## EXERCISE PROMPT:
Give every entry again, exactly.

━━ DATA FOR REVIEW ━━

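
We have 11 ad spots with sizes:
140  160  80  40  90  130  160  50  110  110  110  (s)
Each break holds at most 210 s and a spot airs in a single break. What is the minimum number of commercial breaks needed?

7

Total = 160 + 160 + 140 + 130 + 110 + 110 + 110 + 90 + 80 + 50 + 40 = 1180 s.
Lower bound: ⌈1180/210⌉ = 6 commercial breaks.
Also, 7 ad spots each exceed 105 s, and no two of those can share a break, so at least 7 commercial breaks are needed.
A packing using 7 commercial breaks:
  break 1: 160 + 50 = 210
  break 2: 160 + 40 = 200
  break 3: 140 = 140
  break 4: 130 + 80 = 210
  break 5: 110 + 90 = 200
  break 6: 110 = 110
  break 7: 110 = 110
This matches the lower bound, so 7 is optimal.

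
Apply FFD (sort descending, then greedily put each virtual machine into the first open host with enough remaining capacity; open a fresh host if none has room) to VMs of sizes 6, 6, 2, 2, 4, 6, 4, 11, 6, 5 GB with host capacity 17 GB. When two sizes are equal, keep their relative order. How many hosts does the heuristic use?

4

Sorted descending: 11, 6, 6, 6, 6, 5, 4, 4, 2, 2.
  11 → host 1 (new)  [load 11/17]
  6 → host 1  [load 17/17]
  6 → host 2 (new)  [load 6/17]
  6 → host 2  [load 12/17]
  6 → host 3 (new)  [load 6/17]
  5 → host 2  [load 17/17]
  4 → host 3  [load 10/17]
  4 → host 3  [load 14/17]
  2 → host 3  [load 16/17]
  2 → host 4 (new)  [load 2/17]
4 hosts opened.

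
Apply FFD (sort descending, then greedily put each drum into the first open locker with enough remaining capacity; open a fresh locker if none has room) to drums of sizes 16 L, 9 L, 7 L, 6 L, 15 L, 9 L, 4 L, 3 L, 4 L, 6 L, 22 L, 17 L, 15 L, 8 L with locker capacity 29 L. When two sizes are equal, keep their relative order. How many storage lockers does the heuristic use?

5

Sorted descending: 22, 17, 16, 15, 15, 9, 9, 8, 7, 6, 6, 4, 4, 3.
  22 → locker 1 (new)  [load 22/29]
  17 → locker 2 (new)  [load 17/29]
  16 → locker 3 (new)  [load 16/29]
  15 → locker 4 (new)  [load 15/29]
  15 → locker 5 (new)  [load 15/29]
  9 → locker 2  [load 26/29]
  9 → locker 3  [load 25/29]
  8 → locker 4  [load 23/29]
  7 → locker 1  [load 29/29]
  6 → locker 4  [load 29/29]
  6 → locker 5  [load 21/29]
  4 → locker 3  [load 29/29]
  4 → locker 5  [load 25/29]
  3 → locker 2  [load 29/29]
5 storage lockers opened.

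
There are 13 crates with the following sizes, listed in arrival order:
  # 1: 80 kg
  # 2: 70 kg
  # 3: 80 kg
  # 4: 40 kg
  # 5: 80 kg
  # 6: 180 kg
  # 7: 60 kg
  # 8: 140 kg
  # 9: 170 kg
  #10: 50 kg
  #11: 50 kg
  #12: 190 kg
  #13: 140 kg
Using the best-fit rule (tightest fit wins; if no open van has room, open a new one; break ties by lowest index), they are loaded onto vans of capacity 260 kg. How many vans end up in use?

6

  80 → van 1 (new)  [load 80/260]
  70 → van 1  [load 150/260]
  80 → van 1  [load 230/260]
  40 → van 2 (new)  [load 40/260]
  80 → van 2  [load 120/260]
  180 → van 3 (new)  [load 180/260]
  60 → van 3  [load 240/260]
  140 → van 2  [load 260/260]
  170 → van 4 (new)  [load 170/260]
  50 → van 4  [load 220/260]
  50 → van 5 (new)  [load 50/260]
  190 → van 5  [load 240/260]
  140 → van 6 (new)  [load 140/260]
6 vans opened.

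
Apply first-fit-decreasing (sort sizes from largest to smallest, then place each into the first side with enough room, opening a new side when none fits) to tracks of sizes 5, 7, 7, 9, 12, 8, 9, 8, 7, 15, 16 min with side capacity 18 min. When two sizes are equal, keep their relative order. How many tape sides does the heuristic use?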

━━━

## TASK RESULT:
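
We have 11 ad spots with sizes:
140  160  80  40  90  130  160  50  110  110  110  (s)
Each break holds at most 210 s and a spot airs in a single break. What is the minimum number of commercial breaks needed?

7

Total = 160 + 160 + 140 + 130 + 110 + 110 + 110 + 90 + 80 + 50 + 40 = 1180 s.
Lower bound: ⌈1180/210⌉ = 6 commercial breaks.
Also, 7 ad spots each exceed 105 s, and no two of those can share a break, so at least 7 commercial breaks are needed.
A packing using 7 commercial breaks:
  break 1: 160 + 50 = 210
  break 2: 160 + 40 = 200
  break 3: 140 = 140
  break 4: 130 + 80 = 210
  break 5: 110 + 90 = 200
  break 6: 110 = 110
  break 7: 110 = 110
This matches the lower bound, so 7 is optimal.

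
Apply FFD (sort descending, then greedily put each virtual machine into the first open host with enough remaining capacity; open a fresh host if none has room) to VMs of sizes 6, 6, 2, 2, 4, 6, 4, 11, 6, 5 GB with host capacity 17 GB. When two sizes are equal, keep their relative order. How many hosts does the heuristic use?

4

Sorted descending: 11, 6, 6, 6, 6, 5, 4, 4, 2, 2.
  11 → host 1 (new)  [load 11/17]
  6 → host 1  [load 17/17]
  6 → host 2 (new)  [load 6/17]
  6 → host 2  [load 12/17]
  6 → host 3 (new)  [load 6/17]
  5 → host 2  [load 17/17]
  4 → host 3  [load 10/17]
  4 → host 3  [load 14/17]
  2 → host 3  [load 16/17]
  2 → host 4 (new)  [load 2/17]
4 hosts opened.

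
Apply FFD (sort descending, then greedily put each drum into the first open locker with enough remaining capacity; open a fresh locker if none has room) to drums of sizes 16 L, 9 L, 7 L, 6 L, 15 L, 9 L, 4 L, 3 L, 4 L, 6 L, 22 L, 17 L, 15 L, 8 L with locker capacity 29 L. When two sizes are equal, keep their relative order. How many storage lockers does the heuristic use?

5

Sorted descending: 22, 17, 16, 15, 15, 9, 9, 8, 7, 6, 6, 4, 4, 3.
  22 → locker 1 (new)  [load 22/29]
  17 → locker 2 (new)  [load 17/29]
  16 → locker 3 (new)  [load 16/29]
  15 → locker 4 (new)  [load 15/29]
  15 → locker 5 (new)  [load 15/29]
  9 → locker 2  [load 26/29]
  9 → locker 3  [load 25/29]
  8 → locker 4  [load 23/29]
  7 → locker 1  [load 29/29]
  6 → locker 4  [load 29/29]
  6 → locker 5  [load 21/29]
  4 → locker 3  [load 29/29]
  4 → locker 5  [load 25/29]
  3 → locker 2  [load 29/29]
5 storage lockers opened.

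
There are 13 crates with the following sizes, listed in arrival order:
  # 1: 80 kg
  # 2: 70 kg
  # 3: 80 kg
  # 4: 40 kg
  # 5: 80 kg
  # 6: 180 kg
  # 7: 60 kg
  # 8: 140 kg
  # 9: 170 kg
  #10: 50 kg
  #11: 50 kg
  #12: 190 kg
  #13: 140 kg
Using the best-fit rule (tightest fit wins; if no open van has room, open a new one; break ties by lowest index), they are loaded onto vans of capacity 260 kg. How many vans end up in use?

6

  80 → van 1 (new)  [load 80/260]
  70 → van 1  [load 150/260]
  80 → van 1  [load 230/260]
  40 → van 2 (new)  [load 40/260]
  80 → van 2  [load 120/260]
  180 → van 3 (new)  [load 180/260]
  60 → van 3  [load 240/260]
  140 → van 2  [load 260/260]
  170 → van 4 (new)  [load 170/260]
  50 → van 4  [load 220/260]
  50 → van 5 (new)  [load 50/260]
  190 → van 5  [load 240/260]
  140 → van 6 (new)  [load 140/260]
6 vans opened.

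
Apply first-fit-decreasing (sort sizes from largest to smallest, then place each into the first side with enough room, opening a new side when none fits) to tracks of sizes 5, 7, 7, 9, 12, 8, 9, 8, 7, 15, 16 min with side capacity 18 min. When two sizes are equal, keep their relative order. How many tape sides does the heuristic use?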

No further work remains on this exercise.